• What is expected:
Everything in the listing below from the line containing "What is (12670" through the line containing "Answer: -18/169 ≈ -0.10651" must be repeated exactly; the remaining lines are not wanted.

• Material supplied:
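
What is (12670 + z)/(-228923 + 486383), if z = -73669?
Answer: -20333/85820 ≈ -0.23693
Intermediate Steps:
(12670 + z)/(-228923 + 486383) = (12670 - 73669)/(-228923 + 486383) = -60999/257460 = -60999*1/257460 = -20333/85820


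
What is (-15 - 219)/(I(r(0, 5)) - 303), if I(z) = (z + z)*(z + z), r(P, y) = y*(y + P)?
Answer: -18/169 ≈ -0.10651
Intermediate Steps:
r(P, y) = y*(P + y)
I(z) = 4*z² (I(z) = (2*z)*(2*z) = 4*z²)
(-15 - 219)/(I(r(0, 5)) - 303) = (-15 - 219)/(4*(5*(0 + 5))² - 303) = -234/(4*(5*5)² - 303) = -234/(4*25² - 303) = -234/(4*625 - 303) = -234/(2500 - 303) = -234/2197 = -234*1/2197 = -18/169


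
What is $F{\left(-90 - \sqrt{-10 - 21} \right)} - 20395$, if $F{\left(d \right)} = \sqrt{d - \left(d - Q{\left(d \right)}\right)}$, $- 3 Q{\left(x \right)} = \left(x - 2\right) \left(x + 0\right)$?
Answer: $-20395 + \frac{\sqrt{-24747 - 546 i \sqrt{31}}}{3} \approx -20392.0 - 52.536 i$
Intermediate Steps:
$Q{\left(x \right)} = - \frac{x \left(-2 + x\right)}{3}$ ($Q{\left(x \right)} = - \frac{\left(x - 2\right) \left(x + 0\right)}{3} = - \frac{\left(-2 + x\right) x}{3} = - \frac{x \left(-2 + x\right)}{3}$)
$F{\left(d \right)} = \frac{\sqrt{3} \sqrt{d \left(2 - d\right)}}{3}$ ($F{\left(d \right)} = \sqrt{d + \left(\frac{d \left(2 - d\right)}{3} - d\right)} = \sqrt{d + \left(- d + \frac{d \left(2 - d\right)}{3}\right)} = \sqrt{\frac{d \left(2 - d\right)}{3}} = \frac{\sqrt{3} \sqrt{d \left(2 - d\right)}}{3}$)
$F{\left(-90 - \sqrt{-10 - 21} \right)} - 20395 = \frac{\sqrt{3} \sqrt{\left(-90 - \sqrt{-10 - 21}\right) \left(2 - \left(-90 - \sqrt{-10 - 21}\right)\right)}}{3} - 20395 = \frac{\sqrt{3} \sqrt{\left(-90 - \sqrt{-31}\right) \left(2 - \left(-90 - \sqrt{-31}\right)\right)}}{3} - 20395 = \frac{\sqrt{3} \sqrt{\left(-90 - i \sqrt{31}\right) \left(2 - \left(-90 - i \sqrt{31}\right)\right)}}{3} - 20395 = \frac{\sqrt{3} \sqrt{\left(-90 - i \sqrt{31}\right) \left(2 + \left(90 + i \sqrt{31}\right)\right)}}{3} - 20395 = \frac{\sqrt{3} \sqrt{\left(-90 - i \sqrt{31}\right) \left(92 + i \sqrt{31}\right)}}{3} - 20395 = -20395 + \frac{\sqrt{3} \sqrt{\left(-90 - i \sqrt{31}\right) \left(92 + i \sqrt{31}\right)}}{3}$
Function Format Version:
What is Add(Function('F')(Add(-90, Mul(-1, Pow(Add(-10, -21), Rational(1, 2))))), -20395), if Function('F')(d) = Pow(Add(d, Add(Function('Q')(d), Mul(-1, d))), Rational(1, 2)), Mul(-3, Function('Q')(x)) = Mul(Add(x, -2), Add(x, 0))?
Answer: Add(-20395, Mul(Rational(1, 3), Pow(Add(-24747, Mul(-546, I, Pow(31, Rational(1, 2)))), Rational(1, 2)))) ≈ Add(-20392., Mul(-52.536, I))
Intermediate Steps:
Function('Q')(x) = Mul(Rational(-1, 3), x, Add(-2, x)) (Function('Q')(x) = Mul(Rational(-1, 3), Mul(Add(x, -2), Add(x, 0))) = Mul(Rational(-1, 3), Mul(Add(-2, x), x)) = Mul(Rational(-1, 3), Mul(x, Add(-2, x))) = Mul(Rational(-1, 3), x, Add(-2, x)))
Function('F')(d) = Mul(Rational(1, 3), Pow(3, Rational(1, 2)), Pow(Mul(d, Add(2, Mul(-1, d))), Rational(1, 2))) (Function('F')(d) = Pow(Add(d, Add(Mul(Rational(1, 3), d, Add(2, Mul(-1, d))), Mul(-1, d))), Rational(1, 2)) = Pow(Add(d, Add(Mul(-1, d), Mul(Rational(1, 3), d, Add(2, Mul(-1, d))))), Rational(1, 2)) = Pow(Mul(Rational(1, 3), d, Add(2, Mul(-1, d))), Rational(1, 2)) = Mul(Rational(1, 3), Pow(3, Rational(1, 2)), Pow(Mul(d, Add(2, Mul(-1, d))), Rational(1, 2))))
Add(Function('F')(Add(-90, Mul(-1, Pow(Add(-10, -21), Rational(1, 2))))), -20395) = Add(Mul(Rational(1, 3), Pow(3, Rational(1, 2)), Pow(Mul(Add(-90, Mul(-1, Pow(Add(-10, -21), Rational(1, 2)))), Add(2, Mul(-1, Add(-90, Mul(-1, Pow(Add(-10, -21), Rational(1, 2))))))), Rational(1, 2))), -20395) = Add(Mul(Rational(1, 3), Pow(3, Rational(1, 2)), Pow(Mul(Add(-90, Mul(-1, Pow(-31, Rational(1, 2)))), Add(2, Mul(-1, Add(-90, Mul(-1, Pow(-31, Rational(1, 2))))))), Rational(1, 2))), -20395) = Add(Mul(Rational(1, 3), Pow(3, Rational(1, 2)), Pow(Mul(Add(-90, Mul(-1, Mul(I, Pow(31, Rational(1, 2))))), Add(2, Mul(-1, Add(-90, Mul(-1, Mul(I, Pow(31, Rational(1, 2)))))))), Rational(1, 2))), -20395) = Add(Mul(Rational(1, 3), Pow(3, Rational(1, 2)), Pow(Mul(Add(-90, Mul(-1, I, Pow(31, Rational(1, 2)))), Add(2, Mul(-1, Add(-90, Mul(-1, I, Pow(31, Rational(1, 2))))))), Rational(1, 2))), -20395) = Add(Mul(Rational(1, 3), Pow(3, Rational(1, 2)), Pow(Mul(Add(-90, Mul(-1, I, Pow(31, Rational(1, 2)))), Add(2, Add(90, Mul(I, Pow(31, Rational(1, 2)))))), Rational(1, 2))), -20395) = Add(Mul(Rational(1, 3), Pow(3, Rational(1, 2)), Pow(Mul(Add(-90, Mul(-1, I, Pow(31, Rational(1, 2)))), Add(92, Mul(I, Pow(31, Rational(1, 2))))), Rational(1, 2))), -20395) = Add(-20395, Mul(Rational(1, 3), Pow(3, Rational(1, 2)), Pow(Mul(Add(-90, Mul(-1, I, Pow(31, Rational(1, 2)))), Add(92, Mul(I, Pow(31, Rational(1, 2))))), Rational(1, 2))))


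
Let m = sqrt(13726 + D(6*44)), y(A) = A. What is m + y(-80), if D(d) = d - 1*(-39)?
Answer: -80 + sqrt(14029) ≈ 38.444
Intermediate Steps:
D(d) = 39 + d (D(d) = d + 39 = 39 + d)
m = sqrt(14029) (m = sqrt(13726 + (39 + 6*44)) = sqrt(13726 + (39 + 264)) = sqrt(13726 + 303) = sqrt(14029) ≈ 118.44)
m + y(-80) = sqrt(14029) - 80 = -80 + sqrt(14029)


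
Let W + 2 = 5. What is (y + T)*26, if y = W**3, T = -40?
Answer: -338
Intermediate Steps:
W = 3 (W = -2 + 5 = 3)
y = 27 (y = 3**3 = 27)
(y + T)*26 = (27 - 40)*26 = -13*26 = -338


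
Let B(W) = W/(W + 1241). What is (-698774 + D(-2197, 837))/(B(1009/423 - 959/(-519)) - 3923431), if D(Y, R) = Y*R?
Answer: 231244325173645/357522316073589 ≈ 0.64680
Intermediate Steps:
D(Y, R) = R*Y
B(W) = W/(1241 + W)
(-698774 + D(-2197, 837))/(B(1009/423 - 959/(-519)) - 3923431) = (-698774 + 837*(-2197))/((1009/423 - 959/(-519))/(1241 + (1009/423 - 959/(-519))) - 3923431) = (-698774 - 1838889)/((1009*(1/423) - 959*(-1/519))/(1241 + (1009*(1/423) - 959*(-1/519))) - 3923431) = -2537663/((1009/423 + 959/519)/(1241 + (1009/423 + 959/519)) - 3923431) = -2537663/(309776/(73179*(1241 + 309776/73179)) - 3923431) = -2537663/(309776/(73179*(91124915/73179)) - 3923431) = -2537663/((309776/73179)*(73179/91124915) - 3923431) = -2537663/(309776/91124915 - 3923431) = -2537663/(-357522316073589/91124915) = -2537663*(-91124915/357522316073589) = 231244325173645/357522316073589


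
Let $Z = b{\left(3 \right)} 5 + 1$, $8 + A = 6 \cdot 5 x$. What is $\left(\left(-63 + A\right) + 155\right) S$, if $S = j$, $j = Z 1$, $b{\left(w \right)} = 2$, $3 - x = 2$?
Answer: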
--
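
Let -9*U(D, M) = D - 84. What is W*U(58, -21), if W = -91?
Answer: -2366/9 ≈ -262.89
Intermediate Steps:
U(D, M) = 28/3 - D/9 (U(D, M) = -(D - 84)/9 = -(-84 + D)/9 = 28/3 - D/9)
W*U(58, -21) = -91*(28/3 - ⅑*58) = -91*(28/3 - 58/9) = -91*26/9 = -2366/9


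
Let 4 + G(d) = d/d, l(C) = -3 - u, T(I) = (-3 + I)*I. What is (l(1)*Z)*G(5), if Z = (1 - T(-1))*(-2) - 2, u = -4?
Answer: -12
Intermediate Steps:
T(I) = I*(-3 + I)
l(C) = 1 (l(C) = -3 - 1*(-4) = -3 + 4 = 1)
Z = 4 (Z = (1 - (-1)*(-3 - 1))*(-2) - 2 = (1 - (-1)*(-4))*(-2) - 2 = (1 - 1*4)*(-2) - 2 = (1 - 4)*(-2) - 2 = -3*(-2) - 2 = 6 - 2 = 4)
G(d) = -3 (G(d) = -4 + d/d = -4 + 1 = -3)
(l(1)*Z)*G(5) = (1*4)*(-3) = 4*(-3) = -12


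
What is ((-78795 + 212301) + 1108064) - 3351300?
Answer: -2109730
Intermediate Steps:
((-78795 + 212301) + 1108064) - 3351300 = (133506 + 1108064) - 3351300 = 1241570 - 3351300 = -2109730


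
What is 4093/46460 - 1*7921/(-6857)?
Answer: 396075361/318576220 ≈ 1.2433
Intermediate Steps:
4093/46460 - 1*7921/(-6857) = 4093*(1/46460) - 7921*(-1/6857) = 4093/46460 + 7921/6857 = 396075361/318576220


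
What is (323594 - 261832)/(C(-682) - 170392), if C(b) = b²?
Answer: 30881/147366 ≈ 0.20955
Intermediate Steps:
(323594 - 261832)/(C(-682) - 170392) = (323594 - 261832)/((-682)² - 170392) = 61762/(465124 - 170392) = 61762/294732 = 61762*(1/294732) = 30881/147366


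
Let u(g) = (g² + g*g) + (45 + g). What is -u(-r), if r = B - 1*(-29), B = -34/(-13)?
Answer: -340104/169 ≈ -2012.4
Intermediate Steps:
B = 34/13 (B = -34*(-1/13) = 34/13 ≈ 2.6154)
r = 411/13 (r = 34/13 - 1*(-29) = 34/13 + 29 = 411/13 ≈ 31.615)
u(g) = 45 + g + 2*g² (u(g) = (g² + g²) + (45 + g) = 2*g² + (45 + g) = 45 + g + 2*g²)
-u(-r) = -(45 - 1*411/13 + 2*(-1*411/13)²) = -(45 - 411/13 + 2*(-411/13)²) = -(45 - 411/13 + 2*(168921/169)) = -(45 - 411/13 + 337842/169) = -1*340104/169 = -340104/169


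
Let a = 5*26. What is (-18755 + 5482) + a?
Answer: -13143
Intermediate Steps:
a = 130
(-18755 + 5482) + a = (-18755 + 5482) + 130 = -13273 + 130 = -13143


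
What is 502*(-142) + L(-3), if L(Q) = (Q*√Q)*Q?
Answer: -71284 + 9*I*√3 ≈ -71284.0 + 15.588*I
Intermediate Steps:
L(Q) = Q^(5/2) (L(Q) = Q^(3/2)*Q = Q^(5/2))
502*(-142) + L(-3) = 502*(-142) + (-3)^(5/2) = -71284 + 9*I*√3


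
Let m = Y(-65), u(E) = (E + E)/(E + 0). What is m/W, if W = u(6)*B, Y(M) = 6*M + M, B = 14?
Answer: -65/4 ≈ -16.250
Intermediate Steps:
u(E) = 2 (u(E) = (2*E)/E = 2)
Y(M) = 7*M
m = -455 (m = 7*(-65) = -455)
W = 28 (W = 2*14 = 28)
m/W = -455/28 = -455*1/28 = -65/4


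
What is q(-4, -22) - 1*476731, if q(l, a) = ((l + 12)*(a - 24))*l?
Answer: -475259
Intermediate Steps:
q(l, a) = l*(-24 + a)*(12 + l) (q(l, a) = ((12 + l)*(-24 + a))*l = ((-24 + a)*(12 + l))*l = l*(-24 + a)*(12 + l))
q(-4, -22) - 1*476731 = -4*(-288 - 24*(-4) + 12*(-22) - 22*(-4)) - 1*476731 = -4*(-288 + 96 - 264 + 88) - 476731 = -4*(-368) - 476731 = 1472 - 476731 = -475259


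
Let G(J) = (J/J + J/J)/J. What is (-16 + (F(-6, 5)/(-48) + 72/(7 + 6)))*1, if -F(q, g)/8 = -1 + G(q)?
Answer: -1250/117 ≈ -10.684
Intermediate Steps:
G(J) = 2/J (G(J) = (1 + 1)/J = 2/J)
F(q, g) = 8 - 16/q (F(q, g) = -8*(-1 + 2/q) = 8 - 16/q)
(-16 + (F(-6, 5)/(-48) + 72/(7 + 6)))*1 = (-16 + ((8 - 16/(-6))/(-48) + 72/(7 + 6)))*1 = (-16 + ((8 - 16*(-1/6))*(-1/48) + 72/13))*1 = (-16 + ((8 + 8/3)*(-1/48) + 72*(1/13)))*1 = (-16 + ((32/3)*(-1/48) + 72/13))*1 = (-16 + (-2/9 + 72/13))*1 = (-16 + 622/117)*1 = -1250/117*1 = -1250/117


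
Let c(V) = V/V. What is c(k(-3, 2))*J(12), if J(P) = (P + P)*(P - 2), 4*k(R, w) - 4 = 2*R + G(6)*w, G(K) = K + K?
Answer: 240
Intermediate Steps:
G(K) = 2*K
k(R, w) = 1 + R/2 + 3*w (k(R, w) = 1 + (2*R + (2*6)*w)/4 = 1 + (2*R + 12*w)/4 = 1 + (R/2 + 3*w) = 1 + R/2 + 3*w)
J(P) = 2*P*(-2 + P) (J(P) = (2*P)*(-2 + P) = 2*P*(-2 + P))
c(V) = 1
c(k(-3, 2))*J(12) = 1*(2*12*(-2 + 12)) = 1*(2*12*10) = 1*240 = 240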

• Result:
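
What is (12670 + z)/(-228923 + 486383), if z = -73669?
Answer: -20333/85820 ≈ -0.23693
Intermediate Steps:
(12670 + z)/(-228923 + 486383) = (12670 - 73669)/(-228923 + 486383) = -60999/257460 = -60999*1/257460 = -20333/85820


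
What is (-15 - 219)/(I(r(0, 5)) - 303), if I(z) = (z + z)*(z + z), r(P, y) = y*(y + P)?
Answer: -18/169 ≈ -0.10651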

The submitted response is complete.